[Material shown — start]

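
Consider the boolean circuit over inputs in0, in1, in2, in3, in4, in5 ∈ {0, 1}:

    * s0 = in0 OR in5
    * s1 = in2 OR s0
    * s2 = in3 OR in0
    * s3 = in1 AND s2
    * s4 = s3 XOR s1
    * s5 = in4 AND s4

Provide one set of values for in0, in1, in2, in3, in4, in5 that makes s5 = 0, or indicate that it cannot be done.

Check with in0=0 in1=1 in2=0 in3=1 in4=0 in5=1:
s0 = in0 OR in5 = 0 OR 1 = 1
s1 = in2 OR s0 = 0 OR 1 = 1
s2 = in3 OR in0 = 1 OR 0 = 1
s3 = in1 AND s2 = 1 AND 1 = 1
s4 = s3 XOR s1 = 1 XOR 1 = 0
s5 = in4 AND s4 = 0 AND 0 = 0
So s5 = 0 as required.

in0=0 in1=1 in2=0 in3=1 in4=0 in5=1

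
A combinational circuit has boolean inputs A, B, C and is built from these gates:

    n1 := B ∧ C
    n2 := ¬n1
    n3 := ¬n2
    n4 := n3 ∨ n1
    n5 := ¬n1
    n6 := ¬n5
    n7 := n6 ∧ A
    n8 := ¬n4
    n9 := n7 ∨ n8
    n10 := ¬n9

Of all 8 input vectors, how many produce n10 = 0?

7

n10 = ¬n9 must be 0, so n9 = 1.
n9 = n7 ∨ n8 must be 1, so at least one of n7, n8 is 1.
Enumerating the 8 input combinations, 7 give n10 = 0 and 1 give n10 = 1.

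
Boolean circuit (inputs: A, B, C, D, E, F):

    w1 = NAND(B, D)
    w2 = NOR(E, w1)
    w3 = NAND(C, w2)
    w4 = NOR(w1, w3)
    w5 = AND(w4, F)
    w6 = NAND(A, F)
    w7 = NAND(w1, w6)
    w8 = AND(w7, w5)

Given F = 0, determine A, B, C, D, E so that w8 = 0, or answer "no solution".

A=0, B=0, C=1, D=0, E=0

w8 = AND(w7, w5) must be 0, so at least one of w7, w5 is 0.
Check with F = 0 and A=0, B=0, C=1, D=0, E=0:
w1 = NAND(B, D) = NAND(0, 0) = 1
w2 = NOR(E, w1) = NOR(0, 1) = 0
w3 = NAND(C, w2) = NAND(1, 0) = 1
w4 = NOR(w1, w3) = NOR(1, 1) = 0
w5 = AND(w4, F) = AND(0, 0) = 0
w6 = NAND(A, F) = NAND(0, 0) = 1
w7 = NAND(w1, w6) = NAND(1, 1) = 0
w8 = AND(w7, w5) = AND(0, 0) = 0
So w8 = 0.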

[Material shown — finish]

Task directions: Your response should consist of the records, printed exactly.

Answer to this task:
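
Consider the boolean circuit over inputs in0, in1, in2, in3, in4, in5 ∈ {0, 1}:

    * s0 = in0 OR in5
    * s1 = in2 OR s0
    * s2 = in3 OR in0
    * s3 = in1 AND s2
    * s4 = s3 XOR s1
    * s5 = in4 AND s4

Provide one set of values for in0, in1, in2, in3, in4, in5 that makes s5 = 0, or indicate that it cannot be done.

Check with in0=0 in1=1 in2=0 in3=1 in4=0 in5=1:
s0 = in0 OR in5 = 0 OR 1 = 1
s1 = in2 OR s0 = 0 OR 1 = 1
s2 = in3 OR in0 = 1 OR 0 = 1
s3 = in1 AND s2 = 1 AND 1 = 1
s4 = s3 XOR s1 = 1 XOR 1 = 0
s5 = in4 AND s4 = 0 AND 0 = 0
So s5 = 0 as required.

in0=0 in1=1 in2=0 in3=1 in4=0 in5=1

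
A combinational circuit has boolean inputs A, B, C and is built from these gates:

    n1 := B ∧ C
    n2 := ¬n1
    n3 := ¬n2
    n4 := n3 ∨ n1
    n5 := ¬n1
    n6 := ¬n5
    n7 := n6 ∧ A
    n8 := ¬n4
    n9 := n7 ∨ n8
    n10 := ¬n9

Of all 8 input vectors, how many produce n10 = 0?

7

n10 = ¬n9 must be 0, so n9 = 1.
n9 = n7 ∨ n8 must be 1, so at least one of n7, n8 is 1.
Enumerating the 8 input combinations, 7 give n10 = 0 and 1 give n10 = 1.

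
Boolean circuit (inputs: A, B, C, D, E, F):

    w1 = NAND(B, D)
    w2 = NOR(E, w1)
    w3 = NAND(C, w2)
    w4 = NOR(w1, w3)
    w5 = AND(w4, F)
    w6 = NAND(A, F)
    w7 = NAND(w1, w6)
    w8 = AND(w7, w5)

Given F = 0, determine A, B, C, D, E so that w8 = 0, or answer "no solution".

A=0, B=0, C=1, D=0, E=0

w8 = AND(w7, w5) must be 0, so at least one of w7, w5 is 0.
Check with F = 0 and A=0, B=0, C=1, D=0, E=0:
w1 = NAND(B, D) = NAND(0, 0) = 1
w2 = NOR(E, w1) = NOR(0, 1) = 0
w3 = NAND(C, w2) = NAND(1, 0) = 1
w4 = NOR(w1, w3) = NOR(1, 1) = 0
w5 = AND(w4, F) = AND(0, 0) = 0
w6 = NAND(A, F) = NAND(0, 0) = 1
w7 = NAND(w1, w6) = NAND(1, 1) = 0
w8 = AND(w7, w5) = AND(0, 0) = 0
So w8 = 0.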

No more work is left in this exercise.